(Source data)
--------------------------------------------------
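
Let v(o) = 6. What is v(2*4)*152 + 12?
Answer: 924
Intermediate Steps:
v(2*4)*152 + 12 = 6*152 + 12 = 912 + 12 = 924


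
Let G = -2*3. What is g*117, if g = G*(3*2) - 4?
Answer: -4680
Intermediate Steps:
G = -6
g = -40 (g = -18*2 - 4 = -6*6 - 4 = -36 - 4 = -40)
g*117 = -40*117 = -4680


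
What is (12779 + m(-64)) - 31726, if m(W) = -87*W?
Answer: -13379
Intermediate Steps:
(12779 + m(-64)) - 31726 = (12779 - 87*(-64)) - 31726 = (12779 + 5568) - 31726 = 18347 - 31726 = -13379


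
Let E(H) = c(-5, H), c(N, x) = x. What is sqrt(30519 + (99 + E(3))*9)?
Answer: 3*sqrt(3493) ≈ 177.30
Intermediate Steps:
E(H) = H
sqrt(30519 + (99 + E(3))*9) = sqrt(30519 + (99 + 3)*9) = sqrt(30519 + 102*9) = sqrt(30519 + 918) = sqrt(31437) = 3*sqrt(3493)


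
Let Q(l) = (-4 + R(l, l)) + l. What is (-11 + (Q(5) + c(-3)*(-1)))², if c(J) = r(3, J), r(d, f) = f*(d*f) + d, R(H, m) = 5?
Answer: 1225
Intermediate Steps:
r(d, f) = d + d*f² (r(d, f) = d*f² + d = d + d*f²)
c(J) = 3 + 3*J² (c(J) = 3*(1 + J²) = 3 + 3*J²)
Q(l) = 1 + l (Q(l) = (-4 + 5) + l = 1 + l)
(-11 + (Q(5) + c(-3)*(-1)))² = (-11 + ((1 + 5) + (3 + 3*(-3)²)*(-1)))² = (-11 + (6 + (3 + 3*9)*(-1)))² = (-11 + (6 + (3 + 27)*(-1)))² = (-11 + (6 + 30*(-1)))² = (-11 + (6 - 30))² = (-11 - 24)² = (-35)² = 1225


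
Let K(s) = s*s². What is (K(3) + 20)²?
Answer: 2209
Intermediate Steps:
K(s) = s³
(K(3) + 20)² = (3³ + 20)² = (27 + 20)² = 47² = 2209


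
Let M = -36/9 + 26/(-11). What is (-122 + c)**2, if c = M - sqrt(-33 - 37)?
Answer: 1985274/121 + 2824*I*sqrt(70)/11 ≈ 16407.0 + 2147.9*I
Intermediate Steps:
M = -70/11 (M = -36*1/9 + 26*(-1/11) = -4 - 26/11 = -70/11 ≈ -6.3636)
c = -70/11 - I*sqrt(70) (c = -70/11 - sqrt(-33 - 37) = -70/11 - sqrt(-70) = -70/11 - I*sqrt(70) ≈ -6.3636 - 8.3666*I)
(-122 + c)**2 = (-122 + (-70/11 - I*sqrt(70)))**2 = (-1412/11 - I*sqrt(70))**2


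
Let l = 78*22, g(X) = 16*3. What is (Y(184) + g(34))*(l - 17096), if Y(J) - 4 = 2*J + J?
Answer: -9289520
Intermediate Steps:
Y(J) = 4 + 3*J (Y(J) = 4 + (2*J + J) = 4 + 3*J)
g(X) = 48
l = 1716
(Y(184) + g(34))*(l - 17096) = ((4 + 3*184) + 48)*(1716 - 17096) = ((4 + 552) + 48)*(-15380) = (556 + 48)*(-15380) = 604*(-15380) = -9289520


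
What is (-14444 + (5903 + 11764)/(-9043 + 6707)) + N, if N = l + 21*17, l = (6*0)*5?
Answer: -32924899/2336 ≈ -14095.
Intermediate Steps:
l = 0 (l = 0*5 = 0)
N = 357 (N = 0 + 21*17 = 0 + 357 = 357)
(-14444 + (5903 + 11764)/(-9043 + 6707)) + N = (-14444 + (5903 + 11764)/(-9043 + 6707)) + 357 = (-14444 + 17667/(-2336)) + 357 = (-14444 + 17667*(-1/2336)) + 357 = (-14444 - 17667/2336) + 357 = -33758851/2336 + 357 = -32924899/2336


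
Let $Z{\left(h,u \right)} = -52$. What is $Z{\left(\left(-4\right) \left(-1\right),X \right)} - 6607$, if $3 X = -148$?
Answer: $-6659$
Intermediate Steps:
$X = - \frac{148}{3}$ ($X = \frac{1}{3} \left(-148\right) = - \frac{148}{3} \approx -49.333$)
$Z{\left(\left(-4\right) \left(-1\right),X \right)} - 6607 = -52 - 6607 = -6659$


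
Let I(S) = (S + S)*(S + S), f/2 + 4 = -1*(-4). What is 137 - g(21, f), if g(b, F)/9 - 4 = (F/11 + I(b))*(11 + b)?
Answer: -507931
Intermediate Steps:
f = 0 (f = -8 + 2*(-1*(-4)) = -8 + 2*4 = -8 + 8 = 0)
I(S) = 4*S**2 (I(S) = (2*S)*(2*S) = 4*S**2)
g(b, F) = 36 + 9*(11 + b)*(4*b**2 + F/11) (g(b, F) = 36 + 9*((F/11 + 4*b**2)*(11 + b)) = 36 + 9*((4*b**2 + F/11)*(11 + b)) = 36 + 9*((11 + b)*(4*b**2 + F/11)) = 36 + 9*(11 + b)*(4*b**2 + F/11))
137 - g(21, f) = 137 - (36 + 9*0 + 36*21**3 + 396*21**2 + (9/11)*0*21) = 137 - (36 + 0 + 36*9261 + 396*441 + 0) = 137 - (36 + 0 + 333396 + 174636 + 0) = 137 - 1*508068 = 137 - 508068 = -507931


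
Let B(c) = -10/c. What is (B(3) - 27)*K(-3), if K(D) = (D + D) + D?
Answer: 273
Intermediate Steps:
K(D) = 3*D (K(D) = 2*D + D = 3*D)
(B(3) - 27)*K(-3) = (-10/3 - 27)*(3*(-3)) = (-10*1/3 - 27)*(-9) = (-10/3 - 27)*(-9) = -91/3*(-9) = 273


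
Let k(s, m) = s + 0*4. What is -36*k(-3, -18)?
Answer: 108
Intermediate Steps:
k(s, m) = s (k(s, m) = s + 0 = s)
-36*k(-3, -18) = -36*(-3) = 108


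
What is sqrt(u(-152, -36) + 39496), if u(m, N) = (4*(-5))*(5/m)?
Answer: sqrt(57033174)/38 ≈ 198.74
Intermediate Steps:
u(m, N) = -100/m
sqrt(u(-152, -36) + 39496) = sqrt(-100/(-152) + 39496) = sqrt(-100*(-1/152) + 39496) = sqrt(25/38 + 39496) = sqrt(1500873/38) = sqrt(57033174)/38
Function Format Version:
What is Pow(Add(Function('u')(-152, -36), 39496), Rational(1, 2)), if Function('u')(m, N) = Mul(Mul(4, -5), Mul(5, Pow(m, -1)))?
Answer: Mul(Rational(1, 38), Pow(57033174, Rational(1, 2))) ≈ 198.74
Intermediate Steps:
Function('u')(m, N) = Mul(-100, Pow(m, -1)) (Function('u')(m, N) = Mul(-20, Mul(5, Pow(m, -1))) = Mul(-100, Pow(m, -1)))
Pow(Add(Function('u')(-152, -36), 39496), Rational(1, 2)) = Pow(Add(Mul(-100, Pow(-152, -1)), 39496), Rational(1, 2)) = Pow(Add(Mul(-100, Rational(-1, 152)), 39496), Rational(1, 2)) = Pow(Add(Rational(25, 38), 39496), Rational(1, 2)) = Pow(Rational(1500873, 38), Rational(1, 2)) = Mul(Rational(1, 38), Pow(57033174, Rational(1, 2)))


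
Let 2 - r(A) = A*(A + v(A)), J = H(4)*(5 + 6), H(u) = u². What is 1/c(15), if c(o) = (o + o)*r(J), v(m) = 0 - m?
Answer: 1/60 ≈ 0.016667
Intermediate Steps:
v(m) = -m
J = 176 (J = 4²*(5 + 6) = 16*11 = 176)
r(A) = 2 (r(A) = 2 - A*(A - A) = 2 - A*0 = 2 - 1*0 = 2 + 0 = 2)
c(o) = 4*o (c(o) = (o + o)*2 = (2*o)*2 = 4*o)
1/c(15) = 1/(4*15) = 1/60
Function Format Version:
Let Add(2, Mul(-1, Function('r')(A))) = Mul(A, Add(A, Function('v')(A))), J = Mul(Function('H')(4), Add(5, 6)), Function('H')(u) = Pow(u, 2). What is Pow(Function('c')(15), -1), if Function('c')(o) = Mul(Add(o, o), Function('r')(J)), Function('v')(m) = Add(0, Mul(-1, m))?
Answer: Rational(1, 60) ≈ 0.016667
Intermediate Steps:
Function('v')(m) = Mul(-1, m)
J = 176 (J = Mul(Pow(4, 2), Add(5, 6)) = Mul(16, 11) = 176)
Function('r')(A) = 2 (Function('r')(A) = Add(2, Mul(-1, Mul(A, Add(A, Mul(-1, A))))) = Add(2, Mul(-1, Mul(A, 0))) = Add(2, Mul(-1, 0)) = Add(2, 0) = 2)
Function('c')(o) = Mul(4, o) (Function('c')(o) = Mul(Add(o, o), 2) = Mul(Mul(2, o), 2) = Mul(4, o))
Pow(Function('c')(15), -1) = Pow(Mul(4, 15), -1) = Pow(60, -1) = Rational(1, 60)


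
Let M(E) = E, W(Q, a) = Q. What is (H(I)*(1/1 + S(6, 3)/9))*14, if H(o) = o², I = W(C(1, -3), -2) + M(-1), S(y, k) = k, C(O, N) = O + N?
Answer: 168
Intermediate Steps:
C(O, N) = N + O
I = -3 (I = (-3 + 1) - 1 = -2 - 1 = -3)
(H(I)*(1/1 + S(6, 3)/9))*14 = ((-3)²*(1/1 + 3/9))*14 = (9*(1*1 + 3*(⅑)))*14 = (9*(1 + ⅓))*14 = (9*(4/3))*14 = 12*14 = 168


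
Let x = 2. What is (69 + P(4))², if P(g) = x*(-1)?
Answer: 4489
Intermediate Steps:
P(g) = -2 (P(g) = 2*(-1) = -2)
(69 + P(4))² = (69 - 2)² = 67² = 4489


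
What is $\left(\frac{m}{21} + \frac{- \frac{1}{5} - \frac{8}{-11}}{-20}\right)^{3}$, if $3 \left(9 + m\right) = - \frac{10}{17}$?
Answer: $- \frac{477056918517353}{4767078987000000} \approx -0.10007$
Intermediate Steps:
$m = - \frac{469}{51}$ ($m = -9 + \frac{\left(-10\right) \frac{1}{17}}{3} = -9 + \frac{1}{3} \left(- \frac{10}{17}\right) = -9 - \frac{10}{51} = - \frac{469}{51} \approx -9.1961$)
$\left(\frac{m}{21} + \frac{- \frac{1}{5} - \frac{8}{-11}}{-20}\right)^{3} = \left(- \frac{469}{51 \cdot 21} + \frac{- \frac{1}{5} - \frac{8}{-11}}{-20}\right)^{3} = \left(\left(- \frac{469}{51}\right) \frac{1}{21} + \left(\left(-1\right) \frac{1}{5} - - \frac{8}{11}\right) \left(- \frac{1}{20}\right)\right)^{3} = \left(- \frac{67}{153} + \left(- \frac{1}{5} + \frac{8}{11}\right) \left(- \frac{1}{20}\right)\right)^{3} = \left(- \frac{67}{153} + \frac{29}{55} \left(- \frac{1}{20}\right)\right)^{3} = \left(- \frac{67}{153} - \frac{29}{1100}\right)^{3} = \left(- \frac{78137}{168300}\right)^{3} = - \frac{477056918517353}{4767078987000000}$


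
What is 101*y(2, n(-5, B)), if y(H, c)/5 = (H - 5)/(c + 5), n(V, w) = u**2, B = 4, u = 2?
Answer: -505/3 ≈ -168.33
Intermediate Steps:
n(V, w) = 4 (n(V, w) = 2**2 = 4)
y(H, c) = 5*(-5 + H)/(5 + c) (y(H, c) = 5*((H - 5)/(c + 5)) = 5*((-5 + H)/(5 + c)) = 5*(-5 + H)/(5 + c))
101*y(2, n(-5, B)) = 101*(5*(-5 + 2)/(5 + 4)) = 101*(5*(-3)/9) = 101*(5*(1/9)*(-3)) = 101*(-5/3) = -505/3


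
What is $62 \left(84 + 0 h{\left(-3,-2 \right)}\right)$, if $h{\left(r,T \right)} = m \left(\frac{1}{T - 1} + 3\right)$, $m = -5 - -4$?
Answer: $5208$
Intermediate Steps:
$m = -1$ ($m = -5 + 4 = -1$)
$h{\left(r,T \right)} = -3 - \frac{1}{-1 + T}$ ($h{\left(r,T \right)} = - (\frac{1}{T - 1} + 3) = - (\frac{1}{-1 + T} + 3) = - (3 + \frac{1}{-1 + T}) = -3 - \frac{1}{-1 + T}$)
$62 \left(84 + 0 h{\left(-3,-2 \right)}\right) = 62 \left(84 + 0 \frac{2 - -6}{-1 - 2}\right) = 62 \left(84 + 0 \frac{2 + 6}{-3}\right) = 62 \left(84 + 0 \left(\left(- \frac{1}{3}\right) 8\right)\right) = 62 \left(84 + 0 \left(- \frac{8}{3}\right)\right) = 62 \left(84 + 0\right) = 62 \cdot 84 = 5208$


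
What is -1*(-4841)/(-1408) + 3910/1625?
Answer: -472269/457600 ≈ -1.0321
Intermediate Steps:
-1*(-4841)/(-1408) + 3910/1625 = 4841*(-1/1408) + 3910*(1/1625) = -4841/1408 + 782/325 = -472269/457600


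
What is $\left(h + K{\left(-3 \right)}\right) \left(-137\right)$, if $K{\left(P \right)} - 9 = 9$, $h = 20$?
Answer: $-5206$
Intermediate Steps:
$K{\left(P \right)} = 18$ ($K{\left(P \right)} = 9 + 9 = 18$)
$\left(h + K{\left(-3 \right)}\right) \left(-137\right) = \left(20 + 18\right) \left(-137\right) = 38 \left(-137\right) = -5206$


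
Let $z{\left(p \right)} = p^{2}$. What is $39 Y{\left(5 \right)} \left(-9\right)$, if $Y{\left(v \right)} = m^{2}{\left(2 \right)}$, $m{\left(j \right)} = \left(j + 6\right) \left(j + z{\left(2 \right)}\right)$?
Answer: $-808704$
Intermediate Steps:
$m{\left(j \right)} = \left(4 + j\right) \left(6 + j\right)$ ($m{\left(j \right)} = \left(j + 6\right) \left(j + 2^{2}\right) = \left(6 + j\right) \left(j + 4\right) = \left(6 + j\right) \left(4 + j\right) = \left(4 + j\right) \left(6 + j\right)$)
$Y{\left(v \right)} = 2304$ ($Y{\left(v \right)} = \left(24 + 2^{2} + 10 \cdot 2\right)^{2} = \left(24 + 4 + 20\right)^{2} = 48^{2} = 2304$)
$39 Y{\left(5 \right)} \left(-9\right) = 39 \cdot 2304 \left(-9\right) = 89856 \left(-9\right) = -808704$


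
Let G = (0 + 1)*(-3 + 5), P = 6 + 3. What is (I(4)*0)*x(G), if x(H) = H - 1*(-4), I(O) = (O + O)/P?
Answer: 0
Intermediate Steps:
P = 9
G = 2 (G = 1*2 = 2)
I(O) = 2*O/9 (I(O) = (O + O)/9 = (2*O)*(1/9) = 2*O/9)
x(H) = 4 + H (x(H) = H + 4 = 4 + H)
(I(4)*0)*x(G) = (((2/9)*4)*0)*(4 + 2) = ((8/9)*0)*6 = 0*6 = 0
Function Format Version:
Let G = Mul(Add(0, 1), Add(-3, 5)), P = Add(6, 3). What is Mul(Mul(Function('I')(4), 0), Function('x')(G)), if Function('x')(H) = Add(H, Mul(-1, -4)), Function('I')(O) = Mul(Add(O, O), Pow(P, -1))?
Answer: 0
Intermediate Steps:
P = 9
G = 2 (G = Mul(1, 2) = 2)
Function('I')(O) = Mul(Rational(2, 9), O) (Function('I')(O) = Mul(Add(O, O), Pow(9, -1)) = Mul(Mul(2, O), Rational(1, 9)) = Mul(Rational(2, 9), O))
Function('x')(H) = Add(4, H) (Function('x')(H) = Add(H, 4) = Add(4, H))
Mul(Mul(Function('I')(4), 0), Function('x')(G)) = Mul(Mul(Mul(Rational(2, 9), 4), 0), Add(4, 2)) = Mul(Mul(Rational(8, 9), 0), 6) = Mul(0, 6) = 0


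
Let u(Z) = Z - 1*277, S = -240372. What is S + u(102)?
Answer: -240547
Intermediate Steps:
u(Z) = -277 + Z (u(Z) = Z - 277 = -277 + Z)
S + u(102) = -240372 + (-277 + 102) = -240372 - 175 = -240547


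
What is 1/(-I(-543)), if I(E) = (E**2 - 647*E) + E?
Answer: -1/645627 ≈ -1.5489e-6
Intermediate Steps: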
--------------------------------------------------
* **Instructions to follow**: Your answer should be the lines above from the one containing "Answer: -9289520" through the one containing "Answer: -32924899/2336 ≈ -14095.", copied exactly and with both ends kept.

* **Answer to this task**:
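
Answer: -9289520
Intermediate Steps:
Y(J) = 4 + 3*J (Y(J) = 4 + (2*J + J) = 4 + 3*J)
g(X) = 48
l = 1716
(Y(184) + g(34))*(l - 17096) = ((4 + 3*184) + 48)*(1716 - 17096) = ((4 + 552) + 48)*(-15380) = (556 + 48)*(-15380) = 604*(-15380) = -9289520


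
What is (-14444 + (5903 + 11764)/(-9043 + 6707)) + N, if N = l + 21*17, l = (6*0)*5?
Answer: -32924899/2336 ≈ -14095.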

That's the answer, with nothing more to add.